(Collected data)
■ ■ ■ ■ ■

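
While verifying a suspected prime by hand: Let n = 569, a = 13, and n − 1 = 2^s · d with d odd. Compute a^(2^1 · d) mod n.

568

n − 1 = 568 = 2^3 · 71, so s = 3 and d = 71.
Repeated squaring mod 569: 13^1 ≡ 13, 13^2 ≡ 169, 13^4 ≡ 111, 13^8 ≡ 372, 13^16 ≡ 117, 13^32 ≡ 33, 13^64 ≡ 520.
71 = 64 + 4 + 2 + 1, so 13^71 ≡ 520·111·169·13 ≡ 86 (mod 569).
x_0 = 86.
x_1 = 86^2 mod 569 = 568.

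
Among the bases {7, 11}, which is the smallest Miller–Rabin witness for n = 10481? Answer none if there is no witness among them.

n − 1 = 10480 = 2^4 · 655, so s = 4 and d = 655.
Base 7: x_0 = 7^655 mod 10481 = 788. x_0 is neither 1 nor 10480, so continue squaring. x_1 = 788^2 mod 10481 = 2565. x_2 = 2565^2 mod 10481 = 7638. x_3 = 7638^2 mod 10481 = 1798. Reached i = s−1 = 3 without hitting −1: 7 is a Miller–Rabin witness and 10481 is composite.
Base 11: x_0 = 11^655 mod 10481 = 8358. x_0 is neither 1 nor 10480, so continue squaring. x_1 = 8358^2 mod 10481 = 299. x_2 = 299^2 mod 10481 = 5553. x_3 = 5553^2 mod 10481 = 707. Reached i = s−1 = 3 without hitting −1: 11 is a Miller–Rabin witness and 10481 is composite.
The smallest witness among the given bases is 7.

7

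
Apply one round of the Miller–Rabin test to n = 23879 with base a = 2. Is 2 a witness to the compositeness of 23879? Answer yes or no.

n − 1 = 23878 = 2^1 · 11939, so s = 1 and d = 11939.
x_0 = 2^11939 mod 23879 = 1.
x_0 = 1, so 2 is not a witness.

no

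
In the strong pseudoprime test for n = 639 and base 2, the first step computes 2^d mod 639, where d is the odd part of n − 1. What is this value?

n − 1 = 638 = 2^1 · 319, so s = 1 and d = 319.
Repeated squaring mod 639: 2^1 ≡ 2, 2^2 ≡ 4, 2^4 ≡ 16, 2^8 ≡ 256, 2^16 ≡ 358, 2^32 ≡ 364, 2^64 ≡ 223, 2^128 ≡ 526, 2^256 ≡ 628.
319 = 256 + 32 + 16 + 8 + 4 + 2 + 1, so 2^319 ≡ 628·364·358·256·16·4·2 ≡ 371 (mod 639).

371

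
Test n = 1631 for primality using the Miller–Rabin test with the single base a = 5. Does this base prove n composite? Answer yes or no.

n − 1 = 1630 = 2^1 · 815, so s = 1 and d = 815.
x_0 = 5^815 mod 1631 = 108.
x_0 ∉ {1, 1630} and s = 1, so 5 is a Miller–Rabin witness and 1631 is composite.

yes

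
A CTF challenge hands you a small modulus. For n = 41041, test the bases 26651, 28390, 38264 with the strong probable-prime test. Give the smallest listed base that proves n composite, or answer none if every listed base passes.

28390

n − 1 = 41040 = 2^4 · 2565, so s = 4 and d = 2565.
Base 26651: x_0 = 26651^2565 mod 41041 = 1. x_0 = 1, so 26651 is not a witness.
Base 28390: x_0 = 28390^2565 mod 41041 = 23330. x_0 is neither 1 nor 41040, so continue squaring. x_1 = 23330^2 mod 41041 = 3158. x_2 = 3158^2 mod 41041 = 1. x_2 = 1 but x_1 ≠ ±1, a nontrivial square root of 1 — 28390 is a witness and 41041 is composite.
Base 38264: x_0 = 38264^2565 mod 41041 = 6973. x_0 is neither 1 nor 41040, so continue squaring. x_1 = 6973^2 mod 41041 = 30185. x_2 = 30185^2 mod 41041 = 24025. x_3 = 24025^2 mod 41041 = 1. x_3 = 1 but x_2 ≠ ±1, a nontrivial square root of 1 — 38264 is a witness and 41041 is composite.
The smallest witness among the given bases is 28390.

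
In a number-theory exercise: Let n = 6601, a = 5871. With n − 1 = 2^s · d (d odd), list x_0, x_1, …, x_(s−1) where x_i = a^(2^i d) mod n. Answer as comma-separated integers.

n − 1 = 6600 = 2^3 · 825, so s = 3 and d = 825.
x_0 = 5871^825 mod 6601 = 2715.
x_1 = 2715^2 mod 6601 = 4509.
x_2 = 4509^2 mod 6601 = 1.

2715, 4509, 1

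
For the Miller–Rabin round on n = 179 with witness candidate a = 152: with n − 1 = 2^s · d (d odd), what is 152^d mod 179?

178

n − 1 = 178 = 2^1 · 89, so s = 1 and d = 89.
Repeated squaring mod 179: 152^1 ≡ 152, 152^2 ≡ 13, 152^4 ≡ 169, 152^8 ≡ 100, 152^16 ≡ 155, 152^32 ≡ 39, 152^64 ≡ 89.
89 = 64 + 16 + 8 + 1, so 152^89 ≡ 89·155·100·152 ≡ 178 (mod 179).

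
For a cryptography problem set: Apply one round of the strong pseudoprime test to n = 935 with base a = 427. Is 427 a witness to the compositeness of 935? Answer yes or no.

n − 1 = 934 = 2^1 · 467, so s = 1 and d = 467.
Repeated squaring mod 935: 427^1 ≡ 427, 427^2 ≡ 4, 427^4 ≡ 16, 427^8 ≡ 256, 427^16 ≡ 86, 427^32 ≡ 851, 427^64 ≡ 511, 427^128 ≡ 256, 427^256 ≡ 86.
467 = 256 + 128 + 64 + 16 + 2 + 1, so 427^467 ≡ 86·256·511·86·4·427 ≡ 433 (mod 935).
x_0 = 427^467 mod 935 = 433.
x_0 ∉ {1, 934} and s = 1, so 427 is a Miller–Rabin witness and 935 is composite.

yes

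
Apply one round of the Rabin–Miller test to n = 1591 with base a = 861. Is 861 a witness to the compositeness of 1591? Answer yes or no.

no

n − 1 = 1590 = 2^1 · 795, so s = 1 and d = 795.
x_0 = 861^795 mod 1591 = 1.
x_0 = 1, so 861 is not a witness.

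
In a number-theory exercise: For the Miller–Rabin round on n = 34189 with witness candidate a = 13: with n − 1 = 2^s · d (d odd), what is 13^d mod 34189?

n − 1 = 34188 = 2^2 · 8547, so s = 2 and d = 8547.
Repeated squaring mod 34189: 13^1 ≡ 13, 13^2 ≡ 169, 13^4 ≡ 28561, 13^8 ≡ 15370, 13^16 ≡ 25099, 13^32 ≡ 27476, 13^64 ≡ 3267, 13^128 ≡ 6321, 13^256 ≡ 22289, 13^512 ≡ 33351, 13^1024 ≡ 18464, 13^2048 ≡ 20777, 13^4096 ≡ 13415, 13^8192 ≡ 25518.
8547 = 8192 + 256 + 64 + 32 + 2 + 1, so 13^8547 ≡ 25518·22289·3267·27476·169·13 ≡ 32090 (mod 34189).

32090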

■ ■ ■ ■ ■

> [Activity]:
Each record above has to be repeated word for word.

> [Answer to this exercise]:
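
While verifying a suspected prime by hand: Let n = 569, a = 13, and n − 1 = 2^s · d with d odd. Compute a^(2^1 · d) mod n.

568

n − 1 = 568 = 2^3 · 71, so s = 3 and d = 71.
Repeated squaring mod 569: 13^1 ≡ 13, 13^2 ≡ 169, 13^4 ≡ 111, 13^8 ≡ 372, 13^16 ≡ 117, 13^32 ≡ 33, 13^64 ≡ 520.
71 = 64 + 4 + 2 + 1, so 13^71 ≡ 520·111·169·13 ≡ 86 (mod 569).
x_0 = 86.
x_1 = 86^2 mod 569 = 568.

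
Among the bases {7, 11}, which is the smallest Miller–Rabin witness for n = 10481? Answer none if there is no witness among them.

n − 1 = 10480 = 2^4 · 655, so s = 4 and d = 655.
Base 7: x_0 = 7^655 mod 10481 = 788. x_0 is neither 1 nor 10480, so continue squaring. x_1 = 788^2 mod 10481 = 2565. x_2 = 2565^2 mod 10481 = 7638. x_3 = 7638^2 mod 10481 = 1798. Reached i = s−1 = 3 without hitting −1: 7 is a Miller–Rabin witness and 10481 is composite.
Base 11: x_0 = 11^655 mod 10481 = 8358. x_0 is neither 1 nor 10480, so continue squaring. x_1 = 8358^2 mod 10481 = 299. x_2 = 299^2 mod 10481 = 5553. x_3 = 5553^2 mod 10481 = 707. Reached i = s−1 = 3 without hitting −1: 11 is a Miller–Rabin witness and 10481 is composite.
The smallest witness among the given bases is 7.

7

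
Apply one round of the Miller–Rabin test to n = 23879 with base a = 2. Is 2 a witness to the compositeness of 23879? Answer yes or no.

n − 1 = 23878 = 2^1 · 11939, so s = 1 and d = 11939.
x_0 = 2^11939 mod 23879 = 1.
x_0 = 1, so 2 is not a witness.

no

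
In the strong pseudoprime test for n = 639 and base 2, the first step computes 2^d mod 639, where d is the odd part of n − 1. What is this value?

n − 1 = 638 = 2^1 · 319, so s = 1 and d = 319.
Repeated squaring mod 639: 2^1 ≡ 2, 2^2 ≡ 4, 2^4 ≡ 16, 2^8 ≡ 256, 2^16 ≡ 358, 2^32 ≡ 364, 2^64 ≡ 223, 2^128 ≡ 526, 2^256 ≡ 628.
319 = 256 + 32 + 16 + 8 + 4 + 2 + 1, so 2^319 ≡ 628·364·358·256·16·4·2 ≡ 371 (mod 639).

371

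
Test n = 1631 for primality using the Miller–Rabin test with the single base a = 5. Does this base prove n composite? Answer yes or no.

n − 1 = 1630 = 2^1 · 815, so s = 1 and d = 815.
x_0 = 5^815 mod 1631 = 108.
x_0 ∉ {1, 1630} and s = 1, so 5 is a Miller–Rabin witness and 1631 is composite.

yes

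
A CTF challenge hands you a small modulus. For n = 41041, test the bases 26651, 28390, 38264 with the strong probable-prime test. Give the smallest listed base that proves n composite, or answer none if every listed base passes.

28390

n − 1 = 41040 = 2^4 · 2565, so s = 4 and d = 2565.
Base 26651: x_0 = 26651^2565 mod 41041 = 1. x_0 = 1, so 26651 is not a witness.
Base 28390: x_0 = 28390^2565 mod 41041 = 23330. x_0 is neither 1 nor 41040, so continue squaring. x_1 = 23330^2 mod 41041 = 3158. x_2 = 3158^2 mod 41041 = 1. x_2 = 1 but x_1 ≠ ±1, a nontrivial square root of 1 — 28390 is a witness and 41041 is composite.
Base 38264: x_0 = 38264^2565 mod 41041 = 6973. x_0 is neither 1 nor 41040, so continue squaring. x_1 = 6973^2 mod 41041 = 30185. x_2 = 30185^2 mod 41041 = 24025. x_3 = 24025^2 mod 41041 = 1. x_3 = 1 but x_2 ≠ ±1, a nontrivial square root of 1 — 38264 is a witness and 41041 is composite.
The smallest witness among the given bases is 28390.

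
In a number-theory exercise: Let n = 6601, a = 5871. With n − 1 = 2^s · d (d odd), list x_0, x_1, …, x_(s−1) where x_i = a^(2^i d) mod n. Answer as comma-separated integers.

n − 1 = 6600 = 2^3 · 825, so s = 3 and d = 825.
x_0 = 5871^825 mod 6601 = 2715.
x_1 = 2715^2 mod 6601 = 4509.
x_2 = 4509^2 mod 6601 = 1.

2715, 4509, 1

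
For the Miller–Rabin round on n = 179 with witness candidate a = 152: with n − 1 = 2^s · d (d odd), what is 152^d mod 179?

178

n − 1 = 178 = 2^1 · 89, so s = 1 and d = 89.
Repeated squaring mod 179: 152^1 ≡ 152, 152^2 ≡ 13, 152^4 ≡ 169, 152^8 ≡ 100, 152^16 ≡ 155, 152^32 ≡ 39, 152^64 ≡ 89.
89 = 64 + 16 + 8 + 1, so 152^89 ≡ 89·155·100·152 ≡ 178 (mod 179).

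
For a cryptography problem set: Apply one round of the strong pseudoprime test to n = 935 with base a = 427. Is 427 a witness to the compositeness of 935? Answer yes or no.

n − 1 = 934 = 2^1 · 467, so s = 1 and d = 467.
Repeated squaring mod 935: 427^1 ≡ 427, 427^2 ≡ 4, 427^4 ≡ 16, 427^8 ≡ 256, 427^16 ≡ 86, 427^32 ≡ 851, 427^64 ≡ 511, 427^128 ≡ 256, 427^256 ≡ 86.
467 = 256 + 128 + 64 + 16 + 2 + 1, so 427^467 ≡ 86·256·511·86·4·427 ≡ 433 (mod 935).
x_0 = 427^467 mod 935 = 433.
x_0 ∉ {1, 934} and s = 1, so 427 is a Miller–Rabin witness and 935 is composite.

yes

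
Apply one round of the Rabin–Miller test to n = 1591 with base a = 861. Is 861 a witness to the compositeness of 1591? Answer yes or no.

no

n − 1 = 1590 = 2^1 · 795, so s = 1 and d = 795.
x_0 = 861^795 mod 1591 = 1.
x_0 = 1, so 861 is not a witness.

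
In a number-theory exercise: For the Miller–Rabin round on n = 34189 with witness candidate a = 13: with n − 1 = 2^s · d (d odd), what is 13^d mod 34189?

n − 1 = 34188 = 2^2 · 8547, so s = 2 and d = 8547.
Repeated squaring mod 34189: 13^1 ≡ 13, 13^2 ≡ 169, 13^4 ≡ 28561, 13^8 ≡ 15370, 13^16 ≡ 25099, 13^32 ≡ 27476, 13^64 ≡ 3267, 13^128 ≡ 6321, 13^256 ≡ 22289, 13^512 ≡ 33351, 13^1024 ≡ 18464, 13^2048 ≡ 20777, 13^4096 ≡ 13415, 13^8192 ≡ 25518.
8547 = 8192 + 256 + 64 + 32 + 2 + 1, so 13^8547 ≡ 25518·22289·3267·27476·169·13 ≡ 32090 (mod 34189).

32090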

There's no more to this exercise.